*Aim of the task*.
In the data below, find every line with the word "matches" and copy it.

Stored items from a collection
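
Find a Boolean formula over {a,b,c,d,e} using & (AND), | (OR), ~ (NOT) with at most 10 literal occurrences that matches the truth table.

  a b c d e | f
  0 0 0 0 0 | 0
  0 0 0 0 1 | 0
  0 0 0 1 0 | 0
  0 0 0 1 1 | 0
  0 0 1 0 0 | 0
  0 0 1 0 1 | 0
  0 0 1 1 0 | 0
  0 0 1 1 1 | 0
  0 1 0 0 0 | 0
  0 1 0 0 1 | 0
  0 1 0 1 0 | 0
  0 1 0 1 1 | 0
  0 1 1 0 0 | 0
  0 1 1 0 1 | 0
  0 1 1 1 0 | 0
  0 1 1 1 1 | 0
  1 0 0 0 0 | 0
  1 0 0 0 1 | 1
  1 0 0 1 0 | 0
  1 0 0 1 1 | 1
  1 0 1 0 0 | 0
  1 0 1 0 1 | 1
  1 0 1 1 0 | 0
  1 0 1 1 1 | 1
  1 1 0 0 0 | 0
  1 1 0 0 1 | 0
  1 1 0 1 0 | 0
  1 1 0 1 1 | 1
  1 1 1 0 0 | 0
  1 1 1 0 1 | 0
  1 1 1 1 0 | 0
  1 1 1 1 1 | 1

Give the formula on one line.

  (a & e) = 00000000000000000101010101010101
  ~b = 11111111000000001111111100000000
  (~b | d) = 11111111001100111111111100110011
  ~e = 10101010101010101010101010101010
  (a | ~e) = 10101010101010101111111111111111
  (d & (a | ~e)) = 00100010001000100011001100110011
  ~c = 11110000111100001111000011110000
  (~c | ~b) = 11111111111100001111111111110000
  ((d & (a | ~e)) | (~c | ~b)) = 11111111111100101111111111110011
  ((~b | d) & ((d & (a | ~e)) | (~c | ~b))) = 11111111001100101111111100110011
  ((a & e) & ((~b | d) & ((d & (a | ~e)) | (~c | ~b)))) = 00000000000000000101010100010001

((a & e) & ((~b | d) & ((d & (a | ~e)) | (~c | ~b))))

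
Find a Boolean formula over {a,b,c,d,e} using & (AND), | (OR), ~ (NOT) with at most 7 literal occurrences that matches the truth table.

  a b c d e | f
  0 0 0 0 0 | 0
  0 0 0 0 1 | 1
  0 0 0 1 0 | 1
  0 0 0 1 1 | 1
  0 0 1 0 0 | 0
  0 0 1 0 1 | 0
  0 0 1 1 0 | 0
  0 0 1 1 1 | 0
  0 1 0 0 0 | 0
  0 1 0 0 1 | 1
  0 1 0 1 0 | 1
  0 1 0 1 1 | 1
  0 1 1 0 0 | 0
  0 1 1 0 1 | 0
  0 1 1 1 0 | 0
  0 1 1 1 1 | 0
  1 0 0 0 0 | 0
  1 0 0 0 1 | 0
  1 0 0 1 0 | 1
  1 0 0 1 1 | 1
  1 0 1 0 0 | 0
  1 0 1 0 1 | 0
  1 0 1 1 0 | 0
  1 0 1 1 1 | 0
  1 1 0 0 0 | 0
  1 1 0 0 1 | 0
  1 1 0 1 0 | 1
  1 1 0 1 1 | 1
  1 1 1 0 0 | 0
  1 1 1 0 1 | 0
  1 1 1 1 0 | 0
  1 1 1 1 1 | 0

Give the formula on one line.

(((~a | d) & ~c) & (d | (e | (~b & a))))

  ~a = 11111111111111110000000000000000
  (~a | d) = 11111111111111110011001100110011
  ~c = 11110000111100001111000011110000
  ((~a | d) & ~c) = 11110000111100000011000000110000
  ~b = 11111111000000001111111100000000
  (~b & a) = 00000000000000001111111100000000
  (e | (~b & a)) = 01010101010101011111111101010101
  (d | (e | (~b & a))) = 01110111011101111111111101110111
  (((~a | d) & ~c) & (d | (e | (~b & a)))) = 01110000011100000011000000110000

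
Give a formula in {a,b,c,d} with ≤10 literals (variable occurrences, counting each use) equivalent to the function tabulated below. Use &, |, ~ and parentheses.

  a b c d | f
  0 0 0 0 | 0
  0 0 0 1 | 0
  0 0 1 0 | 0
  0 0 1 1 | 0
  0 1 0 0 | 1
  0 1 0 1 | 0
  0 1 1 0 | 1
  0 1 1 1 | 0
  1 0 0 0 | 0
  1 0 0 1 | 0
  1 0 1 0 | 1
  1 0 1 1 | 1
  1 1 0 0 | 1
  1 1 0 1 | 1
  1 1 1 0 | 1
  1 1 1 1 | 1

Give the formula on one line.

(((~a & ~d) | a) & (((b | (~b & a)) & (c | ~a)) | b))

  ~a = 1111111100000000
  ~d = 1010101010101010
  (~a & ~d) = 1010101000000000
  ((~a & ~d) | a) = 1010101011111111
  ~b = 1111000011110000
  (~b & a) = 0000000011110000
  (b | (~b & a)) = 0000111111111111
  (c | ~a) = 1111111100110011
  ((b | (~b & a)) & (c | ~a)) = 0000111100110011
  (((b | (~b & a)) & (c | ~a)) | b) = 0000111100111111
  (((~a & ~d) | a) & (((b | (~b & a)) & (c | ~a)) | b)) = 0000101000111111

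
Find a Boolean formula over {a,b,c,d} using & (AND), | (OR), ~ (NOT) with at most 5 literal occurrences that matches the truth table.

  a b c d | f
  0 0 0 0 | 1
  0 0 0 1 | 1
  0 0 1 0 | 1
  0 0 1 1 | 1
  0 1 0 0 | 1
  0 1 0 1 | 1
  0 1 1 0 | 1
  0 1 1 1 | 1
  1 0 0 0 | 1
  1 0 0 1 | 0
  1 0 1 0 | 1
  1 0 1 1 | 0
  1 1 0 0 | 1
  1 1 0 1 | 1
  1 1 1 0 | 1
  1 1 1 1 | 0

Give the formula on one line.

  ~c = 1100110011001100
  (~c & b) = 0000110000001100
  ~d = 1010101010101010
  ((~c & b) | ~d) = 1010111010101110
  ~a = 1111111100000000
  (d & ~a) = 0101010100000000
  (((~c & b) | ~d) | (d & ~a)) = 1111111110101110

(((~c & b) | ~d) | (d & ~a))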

*Problem solution*.
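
Find a Boolean formula over {a,b,c,d,e} using & (AND), | (OR), ~ (NOT) with at most 10 literal occurrences that matches the truth table.
Find a Boolean formula over {a,b,c,d,e} using & (AND), | (OR), ~ (NOT) with at most 7 literal occurrences that matches the truth table.
Find a Boolean formula over {a,b,c,d} using & (AND), | (OR), ~ (NOT) with at most 5 literal occurrences that matches the truth table.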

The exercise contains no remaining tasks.